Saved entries

[Start of Attachment]

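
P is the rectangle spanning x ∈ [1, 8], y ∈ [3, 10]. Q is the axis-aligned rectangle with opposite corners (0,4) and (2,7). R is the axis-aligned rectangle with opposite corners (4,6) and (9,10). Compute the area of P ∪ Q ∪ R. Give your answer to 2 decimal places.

By inclusion–exclusion:
Individual areas: |P| = 49, |Q| = 6, |R| = 20.
|P∩Q|: x∈[1,2], y∈[4,7] → 1·3 = 3.
|P∩R|: x∈[4,8], y∈[6,10] → 4·4 = 16.
|Q∩R| = 0 (no overlap).
|P∩Q∩R| = 0.
|P ∪ Q ∪ R| = 75 − 19 + 0 = 56.00.

56.00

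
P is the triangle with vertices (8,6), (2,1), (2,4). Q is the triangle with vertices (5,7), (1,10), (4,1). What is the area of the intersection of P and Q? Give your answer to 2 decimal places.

The intersection is the polygon with vertices (3.565,2.304), (2.9,4.3), (4.647,4.882), (4.323,2.936).
By the shoelace formula its area is 2.57.

2.57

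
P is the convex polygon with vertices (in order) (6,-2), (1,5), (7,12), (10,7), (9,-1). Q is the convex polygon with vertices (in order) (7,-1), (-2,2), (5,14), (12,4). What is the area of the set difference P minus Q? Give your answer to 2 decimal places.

|P| = 73.5, |P∩Q| = 67.0738.
|P ∖ Q| = |P| − |P∩Q| = 73.5 − 67.0738 = 6.43.

6.43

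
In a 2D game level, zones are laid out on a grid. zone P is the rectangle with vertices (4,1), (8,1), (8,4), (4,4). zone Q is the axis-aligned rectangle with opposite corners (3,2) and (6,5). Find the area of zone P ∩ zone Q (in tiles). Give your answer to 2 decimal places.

|zone P∩zone Q|: x∈[4,6], y∈[2,4] → 2·2 = 4.

4.00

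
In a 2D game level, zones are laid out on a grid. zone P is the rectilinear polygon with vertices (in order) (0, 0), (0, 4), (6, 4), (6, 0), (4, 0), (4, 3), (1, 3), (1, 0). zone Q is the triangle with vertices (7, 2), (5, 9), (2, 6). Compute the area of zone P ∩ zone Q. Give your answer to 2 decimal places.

The intersection is the polygon with vertices (6,4), (6,2.8), (4.5,4).
By the shoelace formula its area is 0.90.

0.90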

[End of Attachment]

- **Work item**
Each record above must be restated in full, word for word.

- **Result for this task**
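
P is the rectangle spanning x ∈ [1, 8], y ∈ [3, 10]. Q is the axis-aligned rectangle with opposite corners (0,4) and (2,7). R is the axis-aligned rectangle with opposite corners (4,6) and (9,10). Compute the area of P ∪ Q ∪ R. Give your answer to 2 decimal places.

By inclusion–exclusion:
Individual areas: |P| = 49, |Q| = 6, |R| = 20.
|P∩Q|: x∈[1,2], y∈[4,7] → 1·3 = 3.
|P∩R|: x∈[4,8], y∈[6,10] → 4·4 = 16.
|Q∩R| = 0 (no overlap).
|P∩Q∩R| = 0.
|P ∪ Q ∪ R| = 75 − 19 + 0 = 56.00.

56.00

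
P is the triangle with vertices (8,6), (2,1), (2,4). Q is the triangle with vertices (5,7), (1,10), (4,1). What is the area of the intersection of P and Q? Give your answer to 2 decimal places.

The intersection is the polygon with vertices (3.565,2.304), (2.9,4.3), (4.647,4.882), (4.323,2.936).
By the shoelace formula its area is 2.57.

2.57

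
P is the convex polygon with vertices (in order) (6,-2), (1,5), (7,12), (10,7), (9,-1). Q is the convex polygon with vertices (in order) (7,-1), (-2,2), (5,14), (12,4). What is the area of the set difference P minus Q? Give your answer to 2 decimal places.

|P| = 73.5, |P∩Q| = 67.0738.
|P ∖ Q| = |P| − |P∩Q| = 73.5 − 67.0738 = 6.43.

6.43

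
In a 2D game level, zones are laid out on a grid. zone P is the rectangle with vertices (4,1), (8,1), (8,4), (4,4). zone Q is the axis-aligned rectangle with opposite corners (3,2) and (6,5). Find the area of zone P ∩ zone Q (in tiles). Give your answer to 2 decimal places.

|zone P∩zone Q|: x∈[4,6], y∈[2,4] → 2·2 = 4.

4.00

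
In a 2D game level, zones are laid out on a grid. zone P is the rectilinear polygon with vertices (in order) (0, 0), (0, 4), (6, 4), (6, 0), (4, 0), (4, 3), (1, 3), (1, 0). zone Q is the triangle with vertices (7, 2), (5, 9), (2, 6). Compute the area of zone P ∩ zone Q. Give your answer to 2 decimal places.

The intersection is the polygon with vertices (6,4), (6,2.8), (4.5,4).
By the shoelace formula its area is 0.90.

0.90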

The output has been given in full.